*** Opening of Dataset records ***

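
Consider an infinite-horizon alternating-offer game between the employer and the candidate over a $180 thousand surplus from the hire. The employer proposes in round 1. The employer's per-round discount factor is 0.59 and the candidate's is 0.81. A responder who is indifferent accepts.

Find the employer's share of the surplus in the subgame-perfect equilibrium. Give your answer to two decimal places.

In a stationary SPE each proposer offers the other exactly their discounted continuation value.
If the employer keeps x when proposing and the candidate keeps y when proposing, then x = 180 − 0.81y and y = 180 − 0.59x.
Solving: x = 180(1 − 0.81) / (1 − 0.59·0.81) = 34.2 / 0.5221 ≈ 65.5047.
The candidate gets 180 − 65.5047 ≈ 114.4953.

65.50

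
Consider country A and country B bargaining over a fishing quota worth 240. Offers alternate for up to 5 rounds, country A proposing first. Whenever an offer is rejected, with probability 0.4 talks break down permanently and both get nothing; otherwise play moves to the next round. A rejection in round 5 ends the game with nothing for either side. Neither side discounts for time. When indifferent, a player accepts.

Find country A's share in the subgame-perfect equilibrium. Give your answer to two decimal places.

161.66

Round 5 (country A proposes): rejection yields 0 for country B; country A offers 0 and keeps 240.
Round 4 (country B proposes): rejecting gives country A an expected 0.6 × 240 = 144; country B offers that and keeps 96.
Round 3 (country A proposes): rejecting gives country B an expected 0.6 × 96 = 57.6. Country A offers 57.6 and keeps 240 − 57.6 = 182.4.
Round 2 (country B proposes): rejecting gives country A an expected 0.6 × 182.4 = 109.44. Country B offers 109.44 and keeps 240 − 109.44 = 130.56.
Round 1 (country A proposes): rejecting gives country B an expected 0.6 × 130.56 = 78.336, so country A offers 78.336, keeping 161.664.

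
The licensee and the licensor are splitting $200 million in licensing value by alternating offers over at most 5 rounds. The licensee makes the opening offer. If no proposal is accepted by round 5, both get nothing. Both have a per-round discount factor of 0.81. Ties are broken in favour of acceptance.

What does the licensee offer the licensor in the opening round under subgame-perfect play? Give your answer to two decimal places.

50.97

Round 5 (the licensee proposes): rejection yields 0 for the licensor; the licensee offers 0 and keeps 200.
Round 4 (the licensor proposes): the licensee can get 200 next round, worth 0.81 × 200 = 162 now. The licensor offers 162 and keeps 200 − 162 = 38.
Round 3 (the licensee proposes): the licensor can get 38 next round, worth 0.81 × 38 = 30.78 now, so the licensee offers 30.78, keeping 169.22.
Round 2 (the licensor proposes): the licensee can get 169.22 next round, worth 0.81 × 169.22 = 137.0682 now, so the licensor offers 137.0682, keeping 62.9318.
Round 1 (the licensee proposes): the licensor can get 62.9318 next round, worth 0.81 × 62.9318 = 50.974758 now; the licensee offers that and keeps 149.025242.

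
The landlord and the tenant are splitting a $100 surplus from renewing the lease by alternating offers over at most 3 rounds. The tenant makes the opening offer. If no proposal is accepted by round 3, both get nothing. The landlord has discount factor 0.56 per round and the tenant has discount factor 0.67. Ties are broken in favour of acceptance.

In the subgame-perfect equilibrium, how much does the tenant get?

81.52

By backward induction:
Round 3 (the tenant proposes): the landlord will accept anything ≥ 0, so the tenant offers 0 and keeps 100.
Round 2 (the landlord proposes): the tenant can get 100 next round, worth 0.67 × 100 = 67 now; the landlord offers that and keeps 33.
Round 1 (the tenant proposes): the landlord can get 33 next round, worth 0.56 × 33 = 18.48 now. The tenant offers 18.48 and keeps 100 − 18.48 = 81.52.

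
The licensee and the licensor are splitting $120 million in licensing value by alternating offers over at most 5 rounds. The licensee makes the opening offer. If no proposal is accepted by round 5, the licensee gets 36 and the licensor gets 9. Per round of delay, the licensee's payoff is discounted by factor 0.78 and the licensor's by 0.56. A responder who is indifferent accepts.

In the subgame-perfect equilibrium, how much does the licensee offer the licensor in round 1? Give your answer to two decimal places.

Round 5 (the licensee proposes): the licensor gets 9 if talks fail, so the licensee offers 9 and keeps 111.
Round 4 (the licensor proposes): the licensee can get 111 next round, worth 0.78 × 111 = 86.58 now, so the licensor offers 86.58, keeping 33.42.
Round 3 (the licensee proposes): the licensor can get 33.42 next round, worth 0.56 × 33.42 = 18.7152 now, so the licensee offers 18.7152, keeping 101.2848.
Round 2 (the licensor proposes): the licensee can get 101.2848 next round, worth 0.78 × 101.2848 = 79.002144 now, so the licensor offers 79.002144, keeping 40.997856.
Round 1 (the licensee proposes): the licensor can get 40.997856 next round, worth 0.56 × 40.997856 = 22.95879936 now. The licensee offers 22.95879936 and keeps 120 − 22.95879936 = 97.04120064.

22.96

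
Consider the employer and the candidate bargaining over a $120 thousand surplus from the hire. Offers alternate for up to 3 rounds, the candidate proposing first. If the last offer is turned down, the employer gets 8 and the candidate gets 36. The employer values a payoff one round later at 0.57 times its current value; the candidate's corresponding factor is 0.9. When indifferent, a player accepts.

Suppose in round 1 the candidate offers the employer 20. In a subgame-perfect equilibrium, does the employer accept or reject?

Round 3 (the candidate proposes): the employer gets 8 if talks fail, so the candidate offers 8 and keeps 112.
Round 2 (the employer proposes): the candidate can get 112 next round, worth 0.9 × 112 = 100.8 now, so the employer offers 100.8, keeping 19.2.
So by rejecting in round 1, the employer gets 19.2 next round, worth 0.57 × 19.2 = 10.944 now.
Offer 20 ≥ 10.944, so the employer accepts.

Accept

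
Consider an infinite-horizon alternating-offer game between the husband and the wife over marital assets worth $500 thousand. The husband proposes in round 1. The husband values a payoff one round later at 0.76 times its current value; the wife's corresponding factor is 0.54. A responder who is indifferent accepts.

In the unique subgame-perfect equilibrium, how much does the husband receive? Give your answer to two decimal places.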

*** Close of Dataset records ***

◆ What you have to do ◆
Of the lines in the data, report each one containing the string "times".

◆ Expected answer ◆
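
Consider the employer and the candidate bargaining over a $120 thousand surplus from the hire. Offers alternate for up to 3 rounds, the candidate proposing first. If the last offer is turned down, the employer gets 8 and the candidate gets 36. The employer values a payoff one round later at 0.57 times its current value; the candidate's corresponding factor is 0.9. When indifferent, a player accepts.
Consider an infinite-horizon alternating-offer game between the husband and the wife over marital assets worth $500 thousand. The husband proposes in round 1. The husband values a payoff one round later at 0.76 times its current value; the wife's corresponding factor is 0.54. A responder who is indifferent accepts.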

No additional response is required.